* [What you are asked to do]:
Through the end of the data below, output every line exactly, beginning with the line that contains "C-: 70 or higher".

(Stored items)
================================
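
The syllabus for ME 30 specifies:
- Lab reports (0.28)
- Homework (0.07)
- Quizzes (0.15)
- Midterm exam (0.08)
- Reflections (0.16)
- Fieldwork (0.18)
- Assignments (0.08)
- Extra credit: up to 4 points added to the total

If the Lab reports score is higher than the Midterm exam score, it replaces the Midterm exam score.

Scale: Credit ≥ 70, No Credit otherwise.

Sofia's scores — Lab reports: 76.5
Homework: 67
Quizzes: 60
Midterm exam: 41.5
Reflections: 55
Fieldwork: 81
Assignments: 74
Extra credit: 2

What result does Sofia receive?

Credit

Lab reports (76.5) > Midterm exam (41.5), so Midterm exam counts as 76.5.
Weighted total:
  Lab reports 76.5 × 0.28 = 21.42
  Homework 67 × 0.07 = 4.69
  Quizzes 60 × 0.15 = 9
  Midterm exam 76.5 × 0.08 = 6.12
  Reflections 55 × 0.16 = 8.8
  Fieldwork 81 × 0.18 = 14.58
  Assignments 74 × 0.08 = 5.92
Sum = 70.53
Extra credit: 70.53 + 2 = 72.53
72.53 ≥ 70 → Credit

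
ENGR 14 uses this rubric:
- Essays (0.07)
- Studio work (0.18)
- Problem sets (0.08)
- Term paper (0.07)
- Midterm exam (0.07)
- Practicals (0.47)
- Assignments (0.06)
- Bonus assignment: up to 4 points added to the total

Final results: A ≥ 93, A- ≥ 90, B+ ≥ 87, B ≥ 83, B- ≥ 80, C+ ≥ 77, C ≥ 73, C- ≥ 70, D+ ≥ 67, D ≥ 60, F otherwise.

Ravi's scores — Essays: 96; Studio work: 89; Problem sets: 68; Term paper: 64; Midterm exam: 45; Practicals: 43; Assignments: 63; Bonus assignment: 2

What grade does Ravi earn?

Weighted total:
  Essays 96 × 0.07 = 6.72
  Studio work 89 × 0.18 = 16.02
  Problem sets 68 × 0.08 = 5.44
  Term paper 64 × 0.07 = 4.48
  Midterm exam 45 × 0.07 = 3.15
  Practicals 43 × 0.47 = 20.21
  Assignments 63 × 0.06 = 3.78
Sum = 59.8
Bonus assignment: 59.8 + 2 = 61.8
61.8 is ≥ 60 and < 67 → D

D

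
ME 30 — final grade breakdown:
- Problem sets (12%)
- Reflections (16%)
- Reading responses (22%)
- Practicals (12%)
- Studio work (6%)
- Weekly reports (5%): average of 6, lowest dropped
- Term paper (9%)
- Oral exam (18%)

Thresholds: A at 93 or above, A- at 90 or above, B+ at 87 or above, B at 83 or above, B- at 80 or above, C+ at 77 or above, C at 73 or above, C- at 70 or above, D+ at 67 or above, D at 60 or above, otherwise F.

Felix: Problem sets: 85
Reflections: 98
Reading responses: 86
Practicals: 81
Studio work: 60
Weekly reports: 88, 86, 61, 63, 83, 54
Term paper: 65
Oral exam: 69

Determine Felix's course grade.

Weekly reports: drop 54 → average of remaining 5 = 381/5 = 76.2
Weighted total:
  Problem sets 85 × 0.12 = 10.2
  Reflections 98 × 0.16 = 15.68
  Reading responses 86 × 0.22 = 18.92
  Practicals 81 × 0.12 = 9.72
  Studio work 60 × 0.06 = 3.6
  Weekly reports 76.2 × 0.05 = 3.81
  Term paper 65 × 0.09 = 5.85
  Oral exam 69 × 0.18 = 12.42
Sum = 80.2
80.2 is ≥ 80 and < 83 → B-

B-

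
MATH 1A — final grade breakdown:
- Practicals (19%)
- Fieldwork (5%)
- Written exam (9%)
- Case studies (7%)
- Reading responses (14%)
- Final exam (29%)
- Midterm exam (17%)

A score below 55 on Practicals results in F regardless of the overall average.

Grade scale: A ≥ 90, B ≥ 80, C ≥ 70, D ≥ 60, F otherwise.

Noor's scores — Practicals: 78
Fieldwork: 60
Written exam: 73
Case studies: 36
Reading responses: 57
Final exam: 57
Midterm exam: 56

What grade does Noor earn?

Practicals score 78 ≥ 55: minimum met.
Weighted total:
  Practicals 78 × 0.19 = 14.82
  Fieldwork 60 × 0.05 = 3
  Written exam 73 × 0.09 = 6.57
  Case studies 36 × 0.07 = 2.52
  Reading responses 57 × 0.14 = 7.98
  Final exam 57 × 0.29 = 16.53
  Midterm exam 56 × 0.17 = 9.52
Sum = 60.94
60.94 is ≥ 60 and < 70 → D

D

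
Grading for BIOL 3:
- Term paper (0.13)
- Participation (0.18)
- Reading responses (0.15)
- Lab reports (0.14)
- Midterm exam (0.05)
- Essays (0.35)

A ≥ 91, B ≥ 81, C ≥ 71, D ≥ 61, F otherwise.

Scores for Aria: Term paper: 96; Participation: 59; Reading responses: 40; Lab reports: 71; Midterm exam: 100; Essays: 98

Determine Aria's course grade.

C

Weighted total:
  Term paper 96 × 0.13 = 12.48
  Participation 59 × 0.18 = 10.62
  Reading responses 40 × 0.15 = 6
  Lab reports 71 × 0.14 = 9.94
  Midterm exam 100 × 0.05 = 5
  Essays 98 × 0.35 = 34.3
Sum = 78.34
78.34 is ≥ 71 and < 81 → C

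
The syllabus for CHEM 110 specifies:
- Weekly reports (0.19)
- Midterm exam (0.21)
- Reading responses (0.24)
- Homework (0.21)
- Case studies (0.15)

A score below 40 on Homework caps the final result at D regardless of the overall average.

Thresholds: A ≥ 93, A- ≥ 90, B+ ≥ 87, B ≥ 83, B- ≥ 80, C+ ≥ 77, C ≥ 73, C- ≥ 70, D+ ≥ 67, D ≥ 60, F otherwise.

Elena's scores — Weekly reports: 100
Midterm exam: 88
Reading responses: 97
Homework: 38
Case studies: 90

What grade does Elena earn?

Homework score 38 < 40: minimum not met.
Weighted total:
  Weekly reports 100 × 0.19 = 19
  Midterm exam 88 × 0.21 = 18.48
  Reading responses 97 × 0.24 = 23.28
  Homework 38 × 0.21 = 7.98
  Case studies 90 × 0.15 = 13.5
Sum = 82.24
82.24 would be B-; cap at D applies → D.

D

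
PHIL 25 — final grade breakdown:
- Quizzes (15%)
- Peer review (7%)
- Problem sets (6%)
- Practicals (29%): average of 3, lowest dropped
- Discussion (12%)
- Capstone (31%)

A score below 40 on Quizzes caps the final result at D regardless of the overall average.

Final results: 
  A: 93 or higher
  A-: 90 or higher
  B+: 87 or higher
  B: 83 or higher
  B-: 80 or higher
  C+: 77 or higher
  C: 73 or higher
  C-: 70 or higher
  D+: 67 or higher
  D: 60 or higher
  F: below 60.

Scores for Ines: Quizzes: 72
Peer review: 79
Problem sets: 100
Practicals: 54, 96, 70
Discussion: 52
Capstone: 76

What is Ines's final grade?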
================================
* [Task result]:
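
  C-: 70 or higher
  D+: 67 or higher
  D: 60 or higher
  F: below 60.

Scores for Ines: Quizzes: 72
Peer review: 79
Problem sets: 100
Practicals: 54, 96, 70
Discussion: 52
Capstone: 76

What is Ines's final grade?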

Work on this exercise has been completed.